== Available data

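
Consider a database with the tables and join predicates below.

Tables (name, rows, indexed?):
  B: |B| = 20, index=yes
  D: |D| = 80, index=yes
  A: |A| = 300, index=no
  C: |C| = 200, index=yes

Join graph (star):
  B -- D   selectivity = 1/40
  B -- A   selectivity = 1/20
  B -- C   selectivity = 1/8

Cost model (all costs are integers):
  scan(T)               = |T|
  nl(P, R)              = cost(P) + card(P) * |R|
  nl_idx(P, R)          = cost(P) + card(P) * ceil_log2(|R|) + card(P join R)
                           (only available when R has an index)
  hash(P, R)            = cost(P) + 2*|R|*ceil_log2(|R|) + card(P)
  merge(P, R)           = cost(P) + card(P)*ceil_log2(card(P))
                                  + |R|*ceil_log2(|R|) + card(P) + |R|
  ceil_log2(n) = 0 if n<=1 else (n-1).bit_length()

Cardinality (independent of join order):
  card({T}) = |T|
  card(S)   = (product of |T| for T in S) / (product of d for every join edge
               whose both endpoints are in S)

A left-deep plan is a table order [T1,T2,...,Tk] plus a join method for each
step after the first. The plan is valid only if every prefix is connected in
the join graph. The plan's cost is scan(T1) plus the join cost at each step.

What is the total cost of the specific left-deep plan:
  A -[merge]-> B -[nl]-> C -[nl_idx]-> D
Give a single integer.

130920

step 1: scan A: cost=300, card=300
step 2: join B via merge
    card(P join B) = 300*20/(20) = 300
    cost = 300 + 300*9 + 20*5 + 300 + 20 = 3420
step 3: join C via nl
    card(P join C) = 300*200/(8) = 7500
    cost = 3420 + 300*200 = 63420
step 4: join D via nl_idx
    card(P join D) = 7500*80/(40) = 15000
    cost = 63420 + 7500*7 + 15000 = 130920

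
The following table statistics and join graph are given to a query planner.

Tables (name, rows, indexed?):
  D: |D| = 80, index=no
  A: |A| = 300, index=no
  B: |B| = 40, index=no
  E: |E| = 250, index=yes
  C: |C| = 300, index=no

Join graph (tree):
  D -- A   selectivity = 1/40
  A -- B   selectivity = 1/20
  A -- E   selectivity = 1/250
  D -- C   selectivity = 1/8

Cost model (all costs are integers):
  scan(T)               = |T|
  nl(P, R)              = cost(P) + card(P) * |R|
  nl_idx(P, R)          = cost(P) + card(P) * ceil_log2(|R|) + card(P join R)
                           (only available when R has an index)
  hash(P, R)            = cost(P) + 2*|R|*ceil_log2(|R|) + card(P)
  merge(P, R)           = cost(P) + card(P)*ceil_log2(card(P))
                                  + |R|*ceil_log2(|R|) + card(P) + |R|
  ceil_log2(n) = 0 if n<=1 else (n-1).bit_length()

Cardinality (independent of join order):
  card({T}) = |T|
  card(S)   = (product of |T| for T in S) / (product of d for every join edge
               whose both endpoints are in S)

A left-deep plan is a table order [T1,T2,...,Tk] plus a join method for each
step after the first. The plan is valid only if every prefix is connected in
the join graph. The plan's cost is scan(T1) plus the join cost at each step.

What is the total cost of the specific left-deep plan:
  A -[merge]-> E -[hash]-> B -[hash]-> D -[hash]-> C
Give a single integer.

14650

step 1: scan A: cost=300, card=300
step 2: join E via merge
    card(P join E) = 300*250/(250) = 300
    cost = 300 + 300*9 + 250*8 + 300 + 250 = 5550
step 3: join B via hash
    card(P join B) = 300*40/(20) = 600
    cost = 5550 + 2*40*6 + 300 = 6330
step 4: join D via hash
    card(P join D) = 600*80/(40) = 1200
    cost = 6330 + 2*80*7 + 600 = 8050
step 5: join C via hash
    card(P join C) = 1200*300/(8) = 45000
    cost = 8050 + 2*300*9 + 1200 = 14650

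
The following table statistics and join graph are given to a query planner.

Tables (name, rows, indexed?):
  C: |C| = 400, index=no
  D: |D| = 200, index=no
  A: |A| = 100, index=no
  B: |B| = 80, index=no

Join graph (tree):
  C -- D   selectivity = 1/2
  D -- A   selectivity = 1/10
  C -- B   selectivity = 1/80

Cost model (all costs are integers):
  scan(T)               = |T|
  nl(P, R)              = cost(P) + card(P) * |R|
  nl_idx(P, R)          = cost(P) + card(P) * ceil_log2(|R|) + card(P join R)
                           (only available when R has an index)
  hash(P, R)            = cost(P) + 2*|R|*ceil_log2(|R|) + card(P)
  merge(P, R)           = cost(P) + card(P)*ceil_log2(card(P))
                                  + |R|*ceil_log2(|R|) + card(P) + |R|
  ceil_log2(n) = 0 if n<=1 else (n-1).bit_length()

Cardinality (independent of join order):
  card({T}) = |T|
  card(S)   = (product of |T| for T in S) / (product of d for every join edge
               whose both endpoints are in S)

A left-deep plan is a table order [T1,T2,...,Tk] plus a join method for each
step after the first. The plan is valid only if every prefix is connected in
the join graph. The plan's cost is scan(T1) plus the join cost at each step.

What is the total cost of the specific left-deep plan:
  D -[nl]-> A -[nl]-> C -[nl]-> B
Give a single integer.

step 1: scan D: cost=200, card=200
step 2: join A via nl
    card(P join A) = 200*100/(10) = 2000
    cost = 200 + 200*100 = 20200
step 3: join C via nl
    card(P join C) = 2000*400/(2) = 400000
    cost = 20200 + 2000*400 = 820200
step 4: join B via nl
    card(P join B) = 400000*80/(80) = 400000
    cost = 820200 + 400000*80 = 32820200

32820200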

====

→ **Activity**: What is needed here is an exact transcription of the records above.

→ **Answer section**:
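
Consider a database with the tables and join predicates below.

Tables (name, rows, indexed?):
  B: |B| = 20, index=yes
  D: |D| = 80, index=yes
  A: |A| = 300, index=no
  C: |C| = 200, index=yes

Join graph (star):
  B -- D   selectivity = 1/40
  B -- A   selectivity = 1/20
  B -- C   selectivity = 1/8

Cost model (all costs are integers):
  scan(T)               = |T|
  nl(P, R)              = cost(P) + card(P) * |R|
  nl_idx(P, R)          = cost(P) + card(P) * ceil_log2(|R|) + card(P join R)
                           (only available when R has an index)
  hash(P, R)            = cost(P) + 2*|R|*ceil_log2(|R|) + card(P)
  merge(P, R)           = cost(P) + card(P)*ceil_log2(card(P))
                                  + |R|*ceil_log2(|R|) + card(P) + |R|
  ceil_log2(n) = 0 if n<=1 else (n-1).bit_length()

Cardinality (independent of join order):
  card({T}) = |T|
  card(S)   = (product of |T| for T in S) / (product of d for every join edge
               whose both endpoints are in S)

A left-deep plan is a table order [T1,T2,...,Tk] plus a join method for each
step after the first. The plan is valid only if every prefix is connected in
the join graph. The plan's cost is scan(T1) plus the join cost at each step.

What is the total cost of the specific left-deep plan:
  A -[merge]-> B -[nl]-> C -[nl_idx]-> D
Give a single integer.

130920

step 1: scan A: cost=300, card=300
step 2: join B via merge
    card(P join B) = 300*20/(20) = 300
    cost = 300 + 300*9 + 20*5 + 300 + 20 = 3420
step 3: join C via nl
    card(P join C) = 300*200/(8) = 7500
    cost = 3420 + 300*200 = 63420
step 4: join D via nl_idx
    card(P join D) = 7500*80/(40) = 15000
    cost = 63420 + 7500*7 + 15000 = 130920

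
The following table statistics and join graph are given to a query planner.

Tables (name, rows, indexed?):
  D: |D| = 80, index=no
  A: |A| = 300, index=no
  B: |B| = 40, index=no
  E: |E| = 250, index=yes
  C: |C| = 300, index=no

Join graph (tree):
  D -- A   selectivity = 1/40
  A -- B   selectivity = 1/20
  A -- E   selectivity = 1/250
  D -- C   selectivity = 1/8

Cost model (all costs are integers):
  scan(T)               = |T|
  nl(P, R)              = cost(P) + card(P) * |R|
  nl_idx(P, R)          = cost(P) + card(P) * ceil_log2(|R|) + card(P join R)
                           (only available when R has an index)
  hash(P, R)            = cost(P) + 2*|R|*ceil_log2(|R|) + card(P)
  merge(P, R)           = cost(P) + card(P)*ceil_log2(card(P))
                                  + |R|*ceil_log2(|R|) + card(P) + |R|
  ceil_log2(n) = 0 if n<=1 else (n-1).bit_length()

Cardinality (independent of join order):
  card({T}) = |T|
  card(S)   = (product of |T| for T in S) / (product of d for every join edge
               whose both endpoints are in S)

A left-deep plan is a table order [T1,T2,...,Tk] plus a join method for each
step after the first. The plan is valid only if every prefix is connected in
the join graph. The plan's cost is scan(T1) plus the join cost at each step.

What is the total cost of the specific left-deep plan:
  A -[merge]-> E -[hash]-> B -[hash]-> D -[hash]-> C
Give a single integer.

14650

step 1: scan A: cost=300, card=300
step 2: join E via merge
    card(P join E) = 300*250/(250) = 300
    cost = 300 + 300*9 + 250*8 + 300 + 250 = 5550
step 3: join B via hash
    card(P join B) = 300*40/(20) = 600
    cost = 5550 + 2*40*6 + 300 = 6330
step 4: join D via hash
    card(P join D) = 600*80/(40) = 1200
    cost = 6330 + 2*80*7 + 600 = 8050
step 5: join C via hash
    card(P join C) = 1200*300/(8) = 45000
    cost = 8050 + 2*300*9 + 1200 = 14650

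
The following table statistics and join graph are given to a query planner.

Tables (name, rows, indexed?):
  C: |C| = 400, index=no
  D: |D| = 200, index=no
  A: |A| = 100, index=no
  B: |B| = 80, index=no

Join graph (tree):
  C -- D   selectivity = 1/2
  D -- A   selectivity = 1/10
  C -- B   selectivity = 1/80

Cost model (all costs are integers):
  scan(T)               = |T|
  nl(P, R)              = cost(P) + card(P) * |R|
  nl_idx(P, R)          = cost(P) + card(P) * ceil_log2(|R|) + card(P join R)
                           (only available when R has an index)
  hash(P, R)            = cost(P) + 2*|R|*ceil_log2(|R|) + card(P)
  merge(P, R)           = cost(P) + card(P)*ceil_log2(card(P))
                                  + |R|*ceil_log2(|R|) + card(P) + |R|
  ceil_log2(n) = 0 if n<=1 else (n-1).bit_length()

Cardinality (independent of join order):
  card({T}) = |T|
  card(S)   = (product of |T| for T in S) / (product of d for every join edge
               whose both endpoints are in S)

A left-deep plan is a table order [T1,T2,...,Tk] plus a join method for each
step after the first. The plan is valid only if every prefix is connected in
the join graph. The plan's cost is scan(T1) plus the join cost at each step.

What is the total cost of the specific left-deep plan:
  D -[nl]-> A -[nl]-> C -[nl]-> B
Give a single integer.

step 1: scan D: cost=200, card=200
step 2: join A via nl
    card(P join A) = 200*100/(10) = 2000
    cost = 200 + 200*100 = 20200
step 3: join C via nl
    card(P join C) = 2000*400/(2) = 400000
    cost = 20200 + 2000*400 = 820200
step 4: join B via nl
    card(P join B) = 400000*80/(80) = 400000
    cost = 820200 + 400000*80 = 32820200

32820200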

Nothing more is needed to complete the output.